Stored items

>>>>

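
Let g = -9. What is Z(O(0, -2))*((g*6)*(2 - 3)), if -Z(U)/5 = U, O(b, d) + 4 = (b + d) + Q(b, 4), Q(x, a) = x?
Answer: 1620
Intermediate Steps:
O(b, d) = -4 + d + 2*b (O(b, d) = -4 + ((b + d) + b) = -4 + (d + 2*b) = -4 + d + 2*b)
Z(U) = -5*U
Z(O(0, -2))*((g*6)*(2 - 3)) = (-5*(-4 - 2 + 2*0))*((-9*6)*(2 - 3)) = (-5*(-4 - 2 + 0))*(-54*(-1)) = -5*(-6)*54 = 30*54 = 1620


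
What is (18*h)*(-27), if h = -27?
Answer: 13122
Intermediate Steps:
(18*h)*(-27) = (18*(-27))*(-27) = -486*(-27) = 13122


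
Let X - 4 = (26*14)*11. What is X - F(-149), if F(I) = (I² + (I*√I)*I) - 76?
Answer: -18117 - 22201*I*√149 ≈ -18117.0 - 2.71e+5*I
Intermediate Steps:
F(I) = -76 + I² + I^(5/2) (F(I) = (I² + I^(3/2)*I) - 76 = (I² + I^(5/2)) - 76 = -76 + I² + I^(5/2))
X = 4008 (X = 4 + (26*14)*11 = 4 + 364*11 = 4 + 4004 = 4008)
X - F(-149) = 4008 - (-76 + (-149)² + (-149)^(5/2)) = 4008 - (-76 + 22201 + 22201*I*√149) = 4008 - (22125 + 22201*I*√149) = 4008 + (-22125 - 22201*I*√149) = -18117 - 22201*I*√149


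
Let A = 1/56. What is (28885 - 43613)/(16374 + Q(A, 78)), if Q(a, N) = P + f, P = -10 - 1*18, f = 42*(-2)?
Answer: -7364/8131 ≈ -0.90567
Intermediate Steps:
f = -84
P = -28 (P = -10 - 18 = -28)
A = 1/56 ≈ 0.017857
Q(a, N) = -112 (Q(a, N) = -28 - 84 = -112)
(28885 - 43613)/(16374 + Q(A, 78)) = (28885 - 43613)/(16374 - 112) = -14728/16262 = -14728*1/16262 = -7364/8131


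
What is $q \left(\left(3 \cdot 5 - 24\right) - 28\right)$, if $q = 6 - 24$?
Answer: $666$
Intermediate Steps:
$q = -18$ ($q = 6 - 24 = -18$)
$q \left(\left(3 \cdot 5 - 24\right) - 28\right) = - 18 \left(\left(3 \cdot 5 - 24\right) - 28\right) = - 18 \left(\left(15 - 24\right) - 28\right) = - 18 \left(-9 - 28\right) = \left(-18\right) \left(-37\right) = 666$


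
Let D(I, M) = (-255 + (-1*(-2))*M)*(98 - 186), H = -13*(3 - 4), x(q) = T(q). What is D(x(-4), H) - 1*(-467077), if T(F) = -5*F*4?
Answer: 487229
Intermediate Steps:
T(F) = -20*F
x(q) = -20*q
H = 13 (H = -13*(-1) = 13)
D(I, M) = 22440 - 176*M (D(I, M) = (-255 + 2*M)*(-88) = 22440 - 176*M)
D(x(-4), H) - 1*(-467077) = (22440 - 176*13) - 1*(-467077) = (22440 - 2288) + 467077 = 20152 + 467077 = 487229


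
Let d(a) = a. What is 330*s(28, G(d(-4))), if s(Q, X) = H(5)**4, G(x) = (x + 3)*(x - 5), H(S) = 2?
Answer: 5280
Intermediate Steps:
G(x) = (-5 + x)*(3 + x) (G(x) = (3 + x)*(-5 + x) = (-5 + x)*(3 + x))
s(Q, X) = 16 (s(Q, X) = 2**4 = 16)
330*s(28, G(d(-4))) = 330*16 = 5280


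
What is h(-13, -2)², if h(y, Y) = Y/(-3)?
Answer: 4/9 ≈ 0.44444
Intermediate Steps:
h(y, Y) = -Y/3 (h(y, Y) = Y*(-⅓) = -Y/3)
h(-13, -2)² = (-⅓*(-2))² = (⅔)² = 4/9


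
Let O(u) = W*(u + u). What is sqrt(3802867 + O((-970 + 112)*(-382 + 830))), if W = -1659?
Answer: sqrt(1279188979) ≈ 35766.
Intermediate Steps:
O(u) = -3318*u (O(u) = -1659*(u + u) = -3318*u)
sqrt(3802867 + O((-970 + 112)*(-382 + 830))) = sqrt(3802867 - 3318*(-970 + 112)*(-382 + 830)) = sqrt(3802867 - (-2846844)*448) = sqrt(3802867 - 3318*(-384384)) = sqrt(3802867 + 1275386112) = sqrt(1279188979)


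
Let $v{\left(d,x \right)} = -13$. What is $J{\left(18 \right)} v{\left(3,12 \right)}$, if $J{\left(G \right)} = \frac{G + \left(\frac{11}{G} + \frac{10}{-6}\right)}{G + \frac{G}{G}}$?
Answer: $- \frac{3965}{342} \approx -11.594$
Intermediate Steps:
$J{\left(G \right)} = \frac{- \frac{5}{3} + G + \frac{11}{G}}{1 + G}$ ($J{\left(G \right)} = \frac{G + \left(\frac{11}{G} + 10 \left(- \frac{1}{6}\right)\right)}{G + 1} = \frac{G - \left(\frac{5}{3} - \frac{11}{G}\right)}{1 + G} = \frac{- \frac{5}{3} + G + \frac{11}{G}}{1 + G}$)
$J{\left(18 \right)} v{\left(3,12 \right)} = \frac{11 + 18^{2} - 30}{18 \left(1 + 18\right)} \left(-13\right) = \frac{11 + 324 - 30}{18 \cdot 19} \left(-13\right) = \frac{1}{18} \cdot \frac{1}{19} \cdot 305 \left(-13\right) = \frac{305}{342} \left(-13\right) = - \frac{3965}{342}$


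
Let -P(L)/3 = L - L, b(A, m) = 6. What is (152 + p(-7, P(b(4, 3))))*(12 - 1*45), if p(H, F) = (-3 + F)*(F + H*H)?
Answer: -165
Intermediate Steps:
P(L) = 0 (P(L) = -3*(L - L) = -3*0 = 0)
p(H, F) = (-3 + F)*(F + H**2)
(152 + p(-7, P(b(4, 3))))*(12 - 1*45) = (152 + (0**2 - 3*0 - 3*(-7)**2 + 0*(-7)**2))*(12 - 1*45) = (152 + (0 + 0 - 3*49 + 0*49))*(12 - 45) = (152 + (0 + 0 - 147 + 0))*(-33) = (152 - 147)*(-33) = 5*(-33) = -165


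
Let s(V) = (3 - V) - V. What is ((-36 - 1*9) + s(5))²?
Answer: 2704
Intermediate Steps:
s(V) = 3 - 2*V
((-36 - 1*9) + s(5))² = ((-36 - 1*9) + (3 - 2*5))² = ((-36 - 9) + (3 - 10))² = (-45 - 7)² = (-52)² = 2704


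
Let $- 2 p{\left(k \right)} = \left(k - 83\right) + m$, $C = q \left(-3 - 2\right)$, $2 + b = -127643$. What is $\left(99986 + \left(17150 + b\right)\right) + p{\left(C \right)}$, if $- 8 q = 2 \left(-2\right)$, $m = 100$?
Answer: $- \frac{42065}{4} \approx -10516.0$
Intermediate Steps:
$b = -127645$ ($b = -2 - 127643 = -127645$)
$q = \frac{1}{2}$ ($q = - \frac{2 \left(-2\right)}{8} = \left(- \frac{1}{8}\right) \left(-4\right) = \frac{1}{2} \approx 0.5$)
$C = - \frac{5}{2}$ ($C = \frac{-3 - 2}{2} = \frac{1}{2} \left(-5\right) = - \frac{5}{2} \approx -2.5$)
$p{\left(k \right)} = - \frac{17}{2} - \frac{k}{2}$ ($p{\left(k \right)} = - \frac{\left(k - 83\right) + 100}{2} = - \frac{\left(-83 + k\right) + 100}{2} = - \frac{17 + k}{2} = - \frac{17}{2} - \frac{k}{2}$)
$\left(99986 + \left(17150 + b\right)\right) + p{\left(C \right)} = \left(99986 + \left(17150 - 127645\right)\right) - \frac{29}{4} = \left(99986 - 110495\right) + \left(- \frac{17}{2} + \frac{5}{4}\right) = -10509 - \frac{29}{4} = - \frac{42065}{4}$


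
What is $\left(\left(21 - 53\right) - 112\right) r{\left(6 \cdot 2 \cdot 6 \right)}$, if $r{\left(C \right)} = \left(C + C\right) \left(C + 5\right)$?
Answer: $-1596672$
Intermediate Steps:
$r{\left(C \right)} = 2 C \left(5 + C\right)$
$\left(\left(21 - 53\right) - 112\right) r{\left(6 \cdot 2 \cdot 6 \right)} = \left(\left(21 - 53\right) - 112\right) 2 \cdot 6 \cdot 2 \cdot 6 \left(5 + 6 \cdot 2 \cdot 6\right) = \left(-32 - 112\right) 2 \cdot 12 \cdot 6 \left(5 + 12 \cdot 6\right) = - 144 \cdot 2 \cdot 72 \left(5 + 72\right) = - 144 \cdot 2 \cdot 72 \cdot 77 = \left(-144\right) 11088 = -1596672$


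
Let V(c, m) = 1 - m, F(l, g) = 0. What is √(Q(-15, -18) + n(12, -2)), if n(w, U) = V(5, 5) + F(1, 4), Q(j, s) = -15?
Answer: I*√19 ≈ 4.3589*I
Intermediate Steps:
n(w, U) = -4 (n(w, U) = (1 - 1*5) + 0 = (1 - 5) + 0 = -4 + 0 = -4)
√(Q(-15, -18) + n(12, -2)) = √(-15 - 4) = √(-19) = I*√19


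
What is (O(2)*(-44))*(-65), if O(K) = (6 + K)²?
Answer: 183040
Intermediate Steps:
(O(2)*(-44))*(-65) = ((6 + 2)²*(-44))*(-65) = (8²*(-44))*(-65) = (64*(-44))*(-65) = -2816*(-65) = 183040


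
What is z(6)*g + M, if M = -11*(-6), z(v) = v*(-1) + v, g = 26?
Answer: 66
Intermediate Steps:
z(v) = 0 (z(v) = -v + v = 0)
M = 66
z(6)*g + M = 0*26 + 66 = 0 + 66 = 66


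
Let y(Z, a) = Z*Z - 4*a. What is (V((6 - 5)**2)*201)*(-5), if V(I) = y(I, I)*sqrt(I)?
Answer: 3015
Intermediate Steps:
y(Z, a) = Z**2 - 4*a
V(I) = sqrt(I)*(I**2 - 4*I) (V(I) = (I**2 - 4*I)*sqrt(I) = sqrt(I)*(I**2 - 4*I))
(V((6 - 5)**2)*201)*(-5) = ((((6 - 5)**2)**(3/2)*(-4 + (6 - 5)**2))*201)*(-5) = (((1**2)**(3/2)*(-4 + 1**2))*201)*(-5) = ((1**(3/2)*(-4 + 1))*201)*(-5) = ((1*(-3))*201)*(-5) = -3*201*(-5) = -603*(-5) = 3015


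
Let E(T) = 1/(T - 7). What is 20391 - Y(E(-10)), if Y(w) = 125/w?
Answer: 22516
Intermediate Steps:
E(T) = 1/(-7 + T)
20391 - Y(E(-10)) = 20391 - 125/(1/(-7 - 10)) = 20391 - 125/(1/(-17)) = 20391 - 125/(-1/17) = 20391 - 125*(-17) = 20391 - 1*(-2125) = 20391 + 2125 = 22516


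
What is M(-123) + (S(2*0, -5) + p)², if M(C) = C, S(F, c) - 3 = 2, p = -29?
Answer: 453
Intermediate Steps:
S(F, c) = 5 (S(F, c) = 3 + 2 = 5)
M(-123) + (S(2*0, -5) + p)² = -123 + (5 - 29)² = -123 + (-24)² = -123 + 576 = 453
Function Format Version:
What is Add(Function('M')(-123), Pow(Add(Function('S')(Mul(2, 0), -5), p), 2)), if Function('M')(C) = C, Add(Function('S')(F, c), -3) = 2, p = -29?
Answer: 453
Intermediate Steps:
Function('S')(F, c) = 5 (Function('S')(F, c) = Add(3, 2) = 5)
Add(Function('M')(-123), Pow(Add(Function('S')(Mul(2, 0), -5), p), 2)) = Add(-123, Pow(Add(5, -29), 2)) = Add(-123, Pow(-24, 2)) = Add(-123, 576) = 453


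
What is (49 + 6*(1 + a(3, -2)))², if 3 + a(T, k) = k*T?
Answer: 1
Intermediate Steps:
a(T, k) = -3 + T*k (a(T, k) = -3 + k*T = -3 + T*k)
(49 + 6*(1 + a(3, -2)))² = (49 + 6*(1 + (-3 + 3*(-2))))² = (49 + 6*(1 + (-3 - 6)))² = (49 + 6*(1 - 9))² = (49 + 6*(-8))² = (49 - 48)² = 1² = 1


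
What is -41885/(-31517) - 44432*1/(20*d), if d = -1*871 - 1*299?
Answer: 297559043/92187225 ≈ 3.2278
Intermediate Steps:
d = -1170 (d = -871 - 299 = -1170)
-41885/(-31517) - 44432*1/(20*d) = -41885/(-31517) - 44432/((-1170*20)) = -41885*(-1/31517) - 44432/(-23400) = 41885/31517 - 44432*(-1/23400) = 41885/31517 + 5554/2925 = 297559043/92187225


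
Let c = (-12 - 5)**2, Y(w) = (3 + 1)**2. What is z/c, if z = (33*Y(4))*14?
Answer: 7392/289 ≈ 25.578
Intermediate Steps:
Y(w) = 16 (Y(w) = 4**2 = 16)
z = 7392 (z = (33*16)*14 = 528*14 = 7392)
c = 289 (c = (-17)**2 = 289)
z/c = 7392/289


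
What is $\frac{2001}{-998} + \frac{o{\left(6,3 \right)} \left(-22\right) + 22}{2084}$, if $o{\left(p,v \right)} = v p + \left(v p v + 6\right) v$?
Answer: $- \frac{1061927}{259979} \approx -4.0847$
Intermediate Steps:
$o{\left(p,v \right)} = p v + v \left(6 + p v^{2}\right)$ ($o{\left(p,v \right)} = p v + \left(p v v + 6\right) v = p v + \left(p v^{2} + 6\right) v = p v + \left(6 + p v^{2}\right) v = p v + v \left(6 + p v^{2}\right)$)
$\frac{2001}{-998} + \frac{o{\left(6,3 \right)} \left(-22\right) + 22}{2084} = \frac{2001}{-998} + \frac{3 \left(6 + 6 + 6 \cdot 3^{2}\right) \left(-22\right) + 22}{2084} = 2001 \left(- \frac{1}{998}\right) + \left(3 \left(6 + 6 + 6 \cdot 9\right) \left(-22\right) + 22\right) \frac{1}{2084} = - \frac{2001}{998} + \left(3 \left(6 + 6 + 54\right) \left(-22\right) + 22\right) \frac{1}{2084} = - \frac{2001}{998} + \left(3 \cdot 66 \left(-22\right) + 22\right) \frac{1}{2084} = - \frac{2001}{998} + \left(198 \left(-22\right) + 22\right) \frac{1}{2084} = - \frac{2001}{998} + \left(-4356 + 22\right) \frac{1}{2084} = - \frac{2001}{998} - \frac{2167}{1042} = - \frac{1061927}{259979}$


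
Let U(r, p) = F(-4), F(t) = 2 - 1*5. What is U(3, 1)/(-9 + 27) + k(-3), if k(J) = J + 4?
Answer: ⅚ ≈ 0.83333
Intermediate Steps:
F(t) = -3 (F(t) = 2 - 5 = -3)
k(J) = 4 + J
U(r, p) = -3
U(3, 1)/(-9 + 27) + k(-3) = -3/(-9 + 27) + (4 - 3) = -3/18 + 1 = -3*1/18 + 1 = -⅙ + 1 = ⅚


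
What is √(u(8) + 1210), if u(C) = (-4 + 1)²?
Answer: √1219 ≈ 34.914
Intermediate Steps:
u(C) = 9 (u(C) = (-3)² = 9)
√(u(8) + 1210) = √(9 + 1210) = √1219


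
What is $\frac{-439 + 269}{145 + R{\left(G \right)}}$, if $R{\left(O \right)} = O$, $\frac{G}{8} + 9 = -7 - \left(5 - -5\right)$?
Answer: $\frac{170}{63} \approx 2.6984$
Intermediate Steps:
$G = -208$ ($G = -72 + 8 \left(-7 - \left(5 - -5\right)\right) = -72 + 8 \left(-7 - \left(5 + 5\right)\right) = -72 + 8 \left(-7 - 10\right) = -72 + 8 \left(-17\right) = -72 - 136 = -208$)
$\frac{-439 + 269}{145 + R{\left(G \right)}} = \frac{-439 + 269}{145 - 208} = - \frac{170}{-63} = \left(-170\right) \left(- \frac{1}{63}\right) = \frac{170}{63}$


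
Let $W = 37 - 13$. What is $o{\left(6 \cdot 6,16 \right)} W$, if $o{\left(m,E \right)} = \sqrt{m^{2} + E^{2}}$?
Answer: $96 \sqrt{97} \approx 945.49$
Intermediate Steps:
$o{\left(m,E \right)} = \sqrt{E^{2} + m^{2}}$
$W = 24$
$o{\left(6 \cdot 6,16 \right)} W = \sqrt{16^{2} + \left(6 \cdot 6\right)^{2}} \cdot 24 = \sqrt{256 + 36^{2}} \cdot 24 = \sqrt{256 + 1296} \cdot 24 = \sqrt{1552} \cdot 24 = 4 \sqrt{97} \cdot 24 = 96 \sqrt{97}$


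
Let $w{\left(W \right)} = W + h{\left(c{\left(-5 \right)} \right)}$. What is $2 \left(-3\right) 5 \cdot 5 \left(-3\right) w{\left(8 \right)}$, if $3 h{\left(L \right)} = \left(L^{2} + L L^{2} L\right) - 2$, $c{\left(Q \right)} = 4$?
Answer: $44100$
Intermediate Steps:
$h{\left(L \right)} = - \frac{2}{3} + \frac{L^{2}}{3} + \frac{L^{4}}{3}$ ($h{\left(L \right)} = \frac{\left(L^{2} + L L^{2} L\right) - 2}{3} = \frac{\left(L^{2} + L^{3} L\right) - 2}{3} = \frac{\left(L^{2} + L^{4}\right) - 2}{3} = \frac{-2 + L^{2} + L^{4}}{3} = - \frac{2}{3} + \frac{L^{2}}{3} + \frac{L^{4}}{3}$)
$w{\left(W \right)} = 90 + W$ ($w{\left(W \right)} = W + \left(- \frac{2}{3} + \frac{4^{2}}{3} + \frac{4^{4}}{3}\right) = W + \left(- \frac{2}{3} + \frac{1}{3} \cdot 16 + \frac{1}{3} \cdot 256\right) = W + \left(- \frac{2}{3} + \frac{16}{3} + \frac{256}{3}\right) = W + 90 = 90 + W$)
$2 \left(-3\right) 5 \cdot 5 \left(-3\right) w{\left(8 \right)} = 2 \left(-3\right) 5 \cdot 5 \left(-3\right) \left(90 + 8\right) = \left(-6\right) 5 \cdot 5 \left(-3\right) 98 = \left(-30\right) 5 \left(-3\right) 98 = \left(-150\right) \left(-3\right) 98 = 450 \cdot 98 = 44100$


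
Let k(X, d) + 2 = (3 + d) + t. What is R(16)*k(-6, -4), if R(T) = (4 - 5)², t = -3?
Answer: -6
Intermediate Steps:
k(X, d) = -2 + d (k(X, d) = -2 + ((3 + d) - 3) = -2 + d)
R(T) = 1 (R(T) = (-1)² = 1)
R(16)*k(-6, -4) = 1*(-2 - 4) = 1*(-6) = -6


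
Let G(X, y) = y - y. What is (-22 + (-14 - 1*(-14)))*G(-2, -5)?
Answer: 0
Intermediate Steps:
G(X, y) = 0
(-22 + (-14 - 1*(-14)))*G(-2, -5) = (-22 + (-14 - 1*(-14)))*0 = (-22 + (-14 + 14))*0 = (-22 + 0)*0 = -22*0 = 0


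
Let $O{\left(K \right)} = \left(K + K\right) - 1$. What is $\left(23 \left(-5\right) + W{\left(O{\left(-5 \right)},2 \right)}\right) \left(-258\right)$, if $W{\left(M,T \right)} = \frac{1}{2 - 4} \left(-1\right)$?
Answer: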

<<<<

Look above for the line holding "Let A = 1/56.". Print it and every line after it, exactly, through the line holding "Answer: -7364/8131 ≈ -0.90567".

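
Let A = 1/56. What is (28885 - 43613)/(16374 + Q(A, 78)), if Q(a, N) = P + f, P = -10 - 1*18, f = 42*(-2)?
Answer: -7364/8131 ≈ -0.90567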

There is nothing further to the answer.